— Given records —
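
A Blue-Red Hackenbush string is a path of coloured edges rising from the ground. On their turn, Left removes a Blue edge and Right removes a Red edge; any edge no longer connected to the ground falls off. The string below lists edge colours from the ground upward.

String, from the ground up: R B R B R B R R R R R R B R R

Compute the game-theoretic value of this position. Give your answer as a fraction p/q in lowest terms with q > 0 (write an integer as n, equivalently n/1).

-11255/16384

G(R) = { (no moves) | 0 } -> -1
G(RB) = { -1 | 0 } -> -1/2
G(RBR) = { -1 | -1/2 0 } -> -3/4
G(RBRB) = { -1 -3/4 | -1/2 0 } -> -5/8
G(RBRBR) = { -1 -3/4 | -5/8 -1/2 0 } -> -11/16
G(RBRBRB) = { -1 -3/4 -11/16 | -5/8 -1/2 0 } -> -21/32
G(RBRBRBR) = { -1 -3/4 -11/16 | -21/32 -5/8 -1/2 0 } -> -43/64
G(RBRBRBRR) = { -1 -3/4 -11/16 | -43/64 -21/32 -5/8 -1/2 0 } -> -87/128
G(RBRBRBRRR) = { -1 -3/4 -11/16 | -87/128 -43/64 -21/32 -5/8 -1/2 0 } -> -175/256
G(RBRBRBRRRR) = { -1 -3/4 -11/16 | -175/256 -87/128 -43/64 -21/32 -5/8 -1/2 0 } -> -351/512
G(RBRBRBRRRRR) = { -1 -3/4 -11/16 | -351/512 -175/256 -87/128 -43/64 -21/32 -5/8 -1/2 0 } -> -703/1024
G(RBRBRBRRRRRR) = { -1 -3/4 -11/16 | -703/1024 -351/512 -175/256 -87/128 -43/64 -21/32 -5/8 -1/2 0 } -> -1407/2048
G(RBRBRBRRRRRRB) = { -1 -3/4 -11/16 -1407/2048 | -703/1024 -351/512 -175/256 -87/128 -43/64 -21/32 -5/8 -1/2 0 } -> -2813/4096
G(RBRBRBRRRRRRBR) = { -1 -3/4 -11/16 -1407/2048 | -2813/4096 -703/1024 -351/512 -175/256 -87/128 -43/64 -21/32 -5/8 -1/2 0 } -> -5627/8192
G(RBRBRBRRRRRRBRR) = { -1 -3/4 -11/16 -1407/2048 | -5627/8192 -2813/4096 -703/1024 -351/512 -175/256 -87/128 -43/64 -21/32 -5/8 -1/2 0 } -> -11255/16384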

— Task goal —
Repeat the records above exactly as they appear.

— The answer —
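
A Blue-Red Hackenbush string is a path of coloured edges rising from the ground. On their turn, Left removes a Blue edge and Right removes a Red edge; any edge no longer connected to the ground falls off. The string below lists edge colours from the ground upward.

String, from the ground up: R B R B R B R R R R R R B R R

Compute the game-theoretic value of this position. Give your answer as a fraction p/q in lowest terms with q > 0 (write an integer as n, equivalently n/1).

-11255/16384

G(R) = { (no moves) | 0 } -> -1
G(RB) = { -1 | 0 } -> -1/2
G(RBR) = { -1 | -1/2 0 } -> -3/4
G(RBRB) = { -1 -3/4 | -1/2 0 } -> -5/8
G(RBRBR) = { -1 -3/4 | -5/8 -1/2 0 } -> -11/16
G(RBRBRB) = { -1 -3/4 -11/16 | -5/8 -1/2 0 } -> -21/32
G(RBRBRBR) = { -1 -3/4 -11/16 | -21/32 -5/8 -1/2 0 } -> -43/64
G(RBRBRBRR) = { -1 -3/4 -11/16 | -43/64 -21/32 -5/8 -1/2 0 } -> -87/128
G(RBRBRBRRR) = { -1 -3/4 -11/16 | -87/128 -43/64 -21/32 -5/8 -1/2 0 } -> -175/256
G(RBRBRBRRRR) = { -1 -3/4 -11/16 | -175/256 -87/128 -43/64 -21/32 -5/8 -1/2 0 } -> -351/512
G(RBRBRBRRRRR) = { -1 -3/4 -11/16 | -351/512 -175/256 -87/128 -43/64 -21/32 -5/8 -1/2 0 } -> -703/1024
G(RBRBRBRRRRRR) = { -1 -3/4 -11/16 | -703/1024 -351/512 -175/256 -87/128 -43/64 -21/32 -5/8 -1/2 0 } -> -1407/2048
G(RBRBRBRRRRRRB) = { -1 -3/4 -11/16 -1407/2048 | -703/1024 -351/512 -175/256 -87/128 -43/64 -21/32 -5/8 -1/2 0 } -> -2813/4096
G(RBRBRBRRRRRRBR) = { -1 -3/4 -11/16 -1407/2048 | -2813/4096 -703/1024 -351/512 -175/256 -87/128 -43/64 -21/32 -5/8 -1/2 0 } -> -5627/8192
G(RBRBRBRRRRRRBRR) = { -1 -3/4 -11/16 -1407/2048 | -5627/8192 -2813/4096 -703/1024 -351/512 -175/256 -87/128 -43/64 -21/32 -5/8 -1/2 0 } -> -11255/16384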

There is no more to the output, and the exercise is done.